Work instruction. Take the line that contains "A roller (moment of inertia I = 0.3MR² about its" in the data below and each line after it, through the last, and repeat them unchanged.
▽
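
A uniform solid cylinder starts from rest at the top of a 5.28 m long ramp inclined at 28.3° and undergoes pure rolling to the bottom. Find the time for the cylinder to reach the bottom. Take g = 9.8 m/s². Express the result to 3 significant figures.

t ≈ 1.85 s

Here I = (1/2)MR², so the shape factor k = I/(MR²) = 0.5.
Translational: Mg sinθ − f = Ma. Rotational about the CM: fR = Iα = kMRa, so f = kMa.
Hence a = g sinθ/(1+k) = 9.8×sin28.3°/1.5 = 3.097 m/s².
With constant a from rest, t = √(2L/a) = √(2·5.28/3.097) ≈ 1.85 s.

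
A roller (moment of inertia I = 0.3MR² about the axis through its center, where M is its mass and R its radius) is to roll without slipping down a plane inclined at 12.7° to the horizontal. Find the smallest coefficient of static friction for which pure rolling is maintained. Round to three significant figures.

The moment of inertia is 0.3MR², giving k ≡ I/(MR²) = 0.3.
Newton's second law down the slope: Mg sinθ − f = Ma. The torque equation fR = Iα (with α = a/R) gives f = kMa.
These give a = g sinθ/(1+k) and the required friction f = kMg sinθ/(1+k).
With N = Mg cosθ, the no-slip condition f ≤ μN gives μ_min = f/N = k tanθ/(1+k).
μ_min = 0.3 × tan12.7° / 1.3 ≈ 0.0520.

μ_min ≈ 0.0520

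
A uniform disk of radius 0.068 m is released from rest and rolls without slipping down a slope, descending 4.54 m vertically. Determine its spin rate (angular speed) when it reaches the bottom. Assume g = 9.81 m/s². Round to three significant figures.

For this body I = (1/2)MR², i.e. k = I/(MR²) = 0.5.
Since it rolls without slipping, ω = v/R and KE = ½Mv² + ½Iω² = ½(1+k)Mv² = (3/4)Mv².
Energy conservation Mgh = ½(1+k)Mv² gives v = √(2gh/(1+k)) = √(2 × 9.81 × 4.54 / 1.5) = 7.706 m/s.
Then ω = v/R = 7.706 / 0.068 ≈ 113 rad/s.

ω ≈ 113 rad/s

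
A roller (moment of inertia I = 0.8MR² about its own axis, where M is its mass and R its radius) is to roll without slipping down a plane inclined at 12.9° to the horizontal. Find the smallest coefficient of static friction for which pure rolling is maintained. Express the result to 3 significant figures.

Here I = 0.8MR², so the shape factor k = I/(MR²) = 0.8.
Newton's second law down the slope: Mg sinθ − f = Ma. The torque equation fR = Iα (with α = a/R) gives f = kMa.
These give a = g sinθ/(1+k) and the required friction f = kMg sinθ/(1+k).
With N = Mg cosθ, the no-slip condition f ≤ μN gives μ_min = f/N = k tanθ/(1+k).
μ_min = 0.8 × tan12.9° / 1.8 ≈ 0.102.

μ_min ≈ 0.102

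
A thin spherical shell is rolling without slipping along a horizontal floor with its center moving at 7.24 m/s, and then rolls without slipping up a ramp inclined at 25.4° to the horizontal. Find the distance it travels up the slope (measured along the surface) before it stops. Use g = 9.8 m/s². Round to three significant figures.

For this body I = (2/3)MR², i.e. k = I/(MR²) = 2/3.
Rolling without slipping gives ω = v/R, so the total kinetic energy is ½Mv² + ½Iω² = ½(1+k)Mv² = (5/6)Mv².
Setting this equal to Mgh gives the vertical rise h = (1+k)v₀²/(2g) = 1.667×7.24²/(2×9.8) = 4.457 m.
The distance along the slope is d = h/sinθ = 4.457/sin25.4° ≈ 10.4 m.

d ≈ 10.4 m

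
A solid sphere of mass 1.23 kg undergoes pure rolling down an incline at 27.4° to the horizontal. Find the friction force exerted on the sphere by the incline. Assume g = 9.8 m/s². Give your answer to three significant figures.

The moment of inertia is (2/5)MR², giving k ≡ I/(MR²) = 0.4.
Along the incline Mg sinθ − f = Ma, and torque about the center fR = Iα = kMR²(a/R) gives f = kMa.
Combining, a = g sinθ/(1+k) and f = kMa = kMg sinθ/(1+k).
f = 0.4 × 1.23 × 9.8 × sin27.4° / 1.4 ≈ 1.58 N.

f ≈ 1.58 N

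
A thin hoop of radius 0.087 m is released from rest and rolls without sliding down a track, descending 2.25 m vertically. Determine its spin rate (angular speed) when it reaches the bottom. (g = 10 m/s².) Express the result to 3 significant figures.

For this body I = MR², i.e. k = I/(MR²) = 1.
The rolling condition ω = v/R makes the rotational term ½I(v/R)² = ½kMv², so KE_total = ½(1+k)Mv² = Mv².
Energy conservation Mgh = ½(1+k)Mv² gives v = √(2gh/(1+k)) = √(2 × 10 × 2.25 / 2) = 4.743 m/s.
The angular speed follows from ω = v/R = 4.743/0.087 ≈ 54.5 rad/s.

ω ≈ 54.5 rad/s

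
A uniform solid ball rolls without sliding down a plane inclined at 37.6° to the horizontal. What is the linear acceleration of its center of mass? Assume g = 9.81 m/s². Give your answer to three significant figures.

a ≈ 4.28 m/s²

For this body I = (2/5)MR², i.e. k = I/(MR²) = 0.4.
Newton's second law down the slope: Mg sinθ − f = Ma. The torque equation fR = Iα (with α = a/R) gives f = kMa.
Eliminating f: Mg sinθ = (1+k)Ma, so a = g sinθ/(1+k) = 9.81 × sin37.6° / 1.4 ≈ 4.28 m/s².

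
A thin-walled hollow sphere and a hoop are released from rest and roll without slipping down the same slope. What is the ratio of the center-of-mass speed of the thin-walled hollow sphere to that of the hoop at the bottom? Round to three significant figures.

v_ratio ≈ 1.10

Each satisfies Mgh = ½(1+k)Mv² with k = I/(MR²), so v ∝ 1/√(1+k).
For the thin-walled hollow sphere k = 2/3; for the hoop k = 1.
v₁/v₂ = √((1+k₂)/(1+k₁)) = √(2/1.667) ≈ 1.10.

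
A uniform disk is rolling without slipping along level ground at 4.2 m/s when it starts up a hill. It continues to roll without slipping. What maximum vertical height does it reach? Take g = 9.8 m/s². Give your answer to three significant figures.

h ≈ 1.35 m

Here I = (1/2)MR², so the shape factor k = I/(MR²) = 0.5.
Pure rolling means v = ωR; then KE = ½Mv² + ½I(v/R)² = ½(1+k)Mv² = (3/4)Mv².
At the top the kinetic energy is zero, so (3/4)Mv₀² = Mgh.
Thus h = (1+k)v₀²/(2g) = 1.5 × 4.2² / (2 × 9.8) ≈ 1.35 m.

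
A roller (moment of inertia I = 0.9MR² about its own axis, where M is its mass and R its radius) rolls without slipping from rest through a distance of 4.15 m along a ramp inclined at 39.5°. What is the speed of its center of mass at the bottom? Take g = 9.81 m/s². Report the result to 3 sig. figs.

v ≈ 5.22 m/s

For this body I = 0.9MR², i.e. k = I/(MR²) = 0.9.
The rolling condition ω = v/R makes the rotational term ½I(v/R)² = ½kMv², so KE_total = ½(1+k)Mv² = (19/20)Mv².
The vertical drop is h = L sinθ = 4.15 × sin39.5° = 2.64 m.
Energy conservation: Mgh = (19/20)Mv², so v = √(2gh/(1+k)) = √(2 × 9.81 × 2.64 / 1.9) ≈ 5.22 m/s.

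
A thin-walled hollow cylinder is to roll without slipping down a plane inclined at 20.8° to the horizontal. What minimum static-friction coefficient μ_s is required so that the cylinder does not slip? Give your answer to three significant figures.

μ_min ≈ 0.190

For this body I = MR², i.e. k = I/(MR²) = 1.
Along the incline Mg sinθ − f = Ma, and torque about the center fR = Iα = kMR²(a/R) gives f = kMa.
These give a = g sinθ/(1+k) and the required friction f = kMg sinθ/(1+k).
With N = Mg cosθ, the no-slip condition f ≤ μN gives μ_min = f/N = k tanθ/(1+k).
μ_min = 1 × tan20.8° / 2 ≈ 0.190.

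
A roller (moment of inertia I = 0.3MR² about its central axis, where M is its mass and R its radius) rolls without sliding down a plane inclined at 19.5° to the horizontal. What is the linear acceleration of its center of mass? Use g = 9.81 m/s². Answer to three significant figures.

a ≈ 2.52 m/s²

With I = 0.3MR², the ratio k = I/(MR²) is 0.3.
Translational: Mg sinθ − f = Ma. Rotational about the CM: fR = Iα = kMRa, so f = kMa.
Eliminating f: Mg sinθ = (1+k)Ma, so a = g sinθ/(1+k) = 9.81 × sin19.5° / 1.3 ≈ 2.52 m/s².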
△
Response to this task.
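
A roller (moment of inertia I = 0.3MR² about its central axis, where M is its mass and R its radius) rolls without sliding down a plane inclined at 19.5° to the horizontal. What is the linear acceleration of its center of mass? Use g = 9.81 m/s². Answer to three significant figures.

a ≈ 2.52 m/s²

With I = 0.3MR², the ratio k = I/(MR²) is 0.3.
Translational: Mg sinθ − f = Ma. Rotational about the CM: fR = Iα = kMRa, so f = kMa.
Eliminating f: Mg sinθ = (1+k)Ma, so a = g sinθ/(1+k) = 9.81 × sin19.5° / 1.3 ≈ 2.52 m/s².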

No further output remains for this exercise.